##### Extracted records #####
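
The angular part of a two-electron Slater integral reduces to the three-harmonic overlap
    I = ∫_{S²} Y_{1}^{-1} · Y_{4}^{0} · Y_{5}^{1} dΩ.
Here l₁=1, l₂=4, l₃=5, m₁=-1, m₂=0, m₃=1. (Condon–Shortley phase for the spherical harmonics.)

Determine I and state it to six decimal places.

m-sum 0 ✓  L=10 even ✓  3≤5≤5 ✓
Π(2lᵢ+1) = 3×9×11 = 297
triangle coeff Δ(1,4,5) = 1/495
Σ_t [0,0]: t=0:+1/576 = 1/576
(3j)²=5/99 [(1 4 5; 0 0 0)], sign=-1
Σ_t [0,0]: t=0:+1/1152 = 1/1152
(3j)²=1/33 [(1 4 5; -1 0 1)], sign=+1
⇒ 4πI² = 5/11
I = (-1)√(5/11/(4π)) = -0.19018827

-0.190188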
#####
## Task statement
Copy out every record above once more, precisely as written.

## Response to this exercise
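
The angular part of a two-electron Slater integral reduces to the three-harmonic overlap
    I = ∫_{S²} Y_{1}^{-1} · Y_{4}^{0} · Y_{5}^{1} dΩ.
Here l₁=1, l₂=4, l₃=5, m₁=-1, m₂=0, m₃=1. (Condon–Shortley phase for the spherical harmonics.)

Determine I and state it to six decimal places.

m-sum 0 ✓  L=10 even ✓  3≤5≤5 ✓
Π(2lᵢ+1) = 3×9×11 = 297
triangle coeff Δ(1,4,5) = 1/495
Σ_t [0,0]: t=0:+1/576 = 1/576
(3j)²=5/99 [(1 4 5; 0 0 0)], sign=-1
Σ_t [0,0]: t=0:+1/1152 = 1/1152
(3j)²=1/33 [(1 4 5; -1 0 1)], sign=+1
⇒ 4πI² = 5/11
I = (-1)√(5/11/(4π)) = -0.19018827

-0.190188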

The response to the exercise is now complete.